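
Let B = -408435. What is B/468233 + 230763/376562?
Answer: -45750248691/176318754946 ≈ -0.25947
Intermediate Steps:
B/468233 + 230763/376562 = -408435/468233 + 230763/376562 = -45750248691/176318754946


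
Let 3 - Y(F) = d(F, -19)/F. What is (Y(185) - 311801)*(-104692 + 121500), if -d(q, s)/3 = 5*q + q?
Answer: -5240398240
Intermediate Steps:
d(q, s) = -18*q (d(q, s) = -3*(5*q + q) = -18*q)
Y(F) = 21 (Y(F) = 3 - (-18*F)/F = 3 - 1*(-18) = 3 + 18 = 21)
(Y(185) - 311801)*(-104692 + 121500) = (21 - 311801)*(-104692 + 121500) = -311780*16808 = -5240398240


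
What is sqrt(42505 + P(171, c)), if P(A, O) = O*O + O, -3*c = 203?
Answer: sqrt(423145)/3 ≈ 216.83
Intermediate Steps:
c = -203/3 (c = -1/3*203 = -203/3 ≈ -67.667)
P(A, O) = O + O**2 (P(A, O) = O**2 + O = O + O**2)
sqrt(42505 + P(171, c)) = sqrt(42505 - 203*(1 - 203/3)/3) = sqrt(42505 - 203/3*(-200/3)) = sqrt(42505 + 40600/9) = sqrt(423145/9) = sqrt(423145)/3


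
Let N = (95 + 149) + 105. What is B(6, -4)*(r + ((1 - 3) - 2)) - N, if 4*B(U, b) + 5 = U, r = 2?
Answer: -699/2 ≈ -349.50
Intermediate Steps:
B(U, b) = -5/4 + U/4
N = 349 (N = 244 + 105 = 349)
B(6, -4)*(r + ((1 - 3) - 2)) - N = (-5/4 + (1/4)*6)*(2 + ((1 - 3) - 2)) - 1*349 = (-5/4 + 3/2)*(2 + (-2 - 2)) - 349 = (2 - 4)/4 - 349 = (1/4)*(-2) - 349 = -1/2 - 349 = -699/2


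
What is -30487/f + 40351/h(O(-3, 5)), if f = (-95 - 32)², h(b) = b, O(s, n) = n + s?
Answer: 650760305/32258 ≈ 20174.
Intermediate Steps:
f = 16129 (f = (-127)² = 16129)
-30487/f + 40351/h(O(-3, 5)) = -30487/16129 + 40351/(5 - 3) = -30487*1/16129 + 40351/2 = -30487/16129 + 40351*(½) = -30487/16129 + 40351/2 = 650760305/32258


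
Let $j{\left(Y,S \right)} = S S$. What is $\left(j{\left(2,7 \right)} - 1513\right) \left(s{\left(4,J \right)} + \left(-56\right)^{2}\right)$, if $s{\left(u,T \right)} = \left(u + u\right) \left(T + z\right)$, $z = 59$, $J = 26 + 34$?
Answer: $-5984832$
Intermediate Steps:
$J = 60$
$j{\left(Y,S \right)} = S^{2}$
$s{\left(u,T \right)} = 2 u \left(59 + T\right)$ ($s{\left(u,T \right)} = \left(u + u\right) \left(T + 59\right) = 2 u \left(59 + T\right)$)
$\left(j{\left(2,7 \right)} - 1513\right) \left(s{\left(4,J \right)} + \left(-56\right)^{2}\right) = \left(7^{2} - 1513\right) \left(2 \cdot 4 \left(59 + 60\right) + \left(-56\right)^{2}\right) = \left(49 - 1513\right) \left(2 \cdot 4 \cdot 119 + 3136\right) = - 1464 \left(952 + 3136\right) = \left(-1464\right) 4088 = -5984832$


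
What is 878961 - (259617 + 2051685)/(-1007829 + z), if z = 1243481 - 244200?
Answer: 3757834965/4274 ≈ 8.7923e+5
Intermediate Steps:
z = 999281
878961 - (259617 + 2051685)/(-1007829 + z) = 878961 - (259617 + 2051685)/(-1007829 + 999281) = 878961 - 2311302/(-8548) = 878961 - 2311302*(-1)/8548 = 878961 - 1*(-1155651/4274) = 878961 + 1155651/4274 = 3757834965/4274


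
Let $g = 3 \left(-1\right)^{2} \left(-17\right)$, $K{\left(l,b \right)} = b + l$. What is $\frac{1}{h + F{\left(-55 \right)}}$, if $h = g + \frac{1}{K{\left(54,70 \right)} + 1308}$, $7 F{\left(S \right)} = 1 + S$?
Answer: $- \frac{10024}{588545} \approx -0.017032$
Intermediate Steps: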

■ ■ ■ ■

* [Task directions]:
Check each line above for the string "Answer" and copy those that have it.

* [Task output]:
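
Answer: -45750248691/176318754946 ≈ -0.25947
Answer: -5240398240
Answer: sqrt(423145)/3 ≈ 216.83
Answer: -699/2 ≈ -349.50
Answer: 650760305/32258 ≈ 20174.
Answer: $-5984832$
Answer: 3757834965/4274 ≈ 8.7923e+5
Answer: $- \frac{10024}{588545} \approx -0.017032$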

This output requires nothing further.